* **WORK TASK**:
Using the data that follows, return exactly the lines from the one that contains "The results of" through the one that contains "Outstanding shares: 1,305,580", ends included.

* **DATA RECORDS**:
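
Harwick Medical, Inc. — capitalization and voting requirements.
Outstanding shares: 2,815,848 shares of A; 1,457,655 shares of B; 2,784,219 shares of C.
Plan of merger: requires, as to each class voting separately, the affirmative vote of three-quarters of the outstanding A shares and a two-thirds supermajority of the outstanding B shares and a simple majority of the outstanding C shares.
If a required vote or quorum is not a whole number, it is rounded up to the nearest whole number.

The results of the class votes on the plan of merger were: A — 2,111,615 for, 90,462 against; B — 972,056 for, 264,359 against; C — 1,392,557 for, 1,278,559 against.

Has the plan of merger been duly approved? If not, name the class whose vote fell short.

Not approved — the A shares did not give the required vote.

A: 3/4 of 2815848 = 2111886; 2,111,886 required, 2,111,615 in favor — not approved.
B: 2/3 of 1457655 = 971770; 971,770 required, 972,056 in favor — approved.
C: a majority of 2784219 is 1392110; 1,392,110 required, 1,392,557 in favor — approved.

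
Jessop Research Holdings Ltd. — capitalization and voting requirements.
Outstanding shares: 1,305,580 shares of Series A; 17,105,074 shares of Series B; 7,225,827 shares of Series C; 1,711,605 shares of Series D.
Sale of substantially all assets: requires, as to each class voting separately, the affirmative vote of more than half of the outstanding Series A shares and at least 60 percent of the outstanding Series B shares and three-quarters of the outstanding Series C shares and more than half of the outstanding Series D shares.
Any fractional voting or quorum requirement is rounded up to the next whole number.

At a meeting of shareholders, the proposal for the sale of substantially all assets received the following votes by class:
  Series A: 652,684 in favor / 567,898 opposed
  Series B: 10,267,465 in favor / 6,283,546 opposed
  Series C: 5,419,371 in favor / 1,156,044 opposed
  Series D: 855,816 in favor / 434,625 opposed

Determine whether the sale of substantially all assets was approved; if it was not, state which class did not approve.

Not approved — the Series A shares did not give the required vote.

Series A: a majority of 1305580 is 652791; 652,791 required, 652,684 in favor — not approved.
Series B: 3/5 of 17105074 = 10263044.40, rounded up to 10263045; 10,263,045 required, 10,267,465 in favor — approved.
Series C: 3/4 of 7225827 = 5419370.25, rounded up to 5419371; 5,419,371 required, 5,419,371 in favor — approved.
Series D: a majority of 1711605 is 855803; 855,803 required, 855,816 in favor — approved.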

* **FINISHED EXERCISE**:
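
The results of the class votes on the plan of merger were: A — 2,111,615 for, 90,462 against; B — 972,056 for, 264,359 against; C — 1,392,557 for, 1,278,559 against.

Has the plan of merger been duly approved? If not, name the class whose vote fell short.

Not approved — the A shares did not give the required vote.

A: 3/4 of 2815848 = 2111886; 2,111,886 required, 2,111,615 in favor — not approved.
B: 2/3 of 1457655 = 971770; 971,770 required, 972,056 in favor — approved.
C: a majority of 2784219 is 1392110; 1,392,110 required, 1,392,557 in favor — approved.

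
Jessop Research Holdings Ltd. — capitalization and voting requirements.
Outstanding shares: 1,305,580 shares of Series A; 17,105,074 shares of Series B; 7,225,827 shares of Series C; 1,711,605 shares of Series D.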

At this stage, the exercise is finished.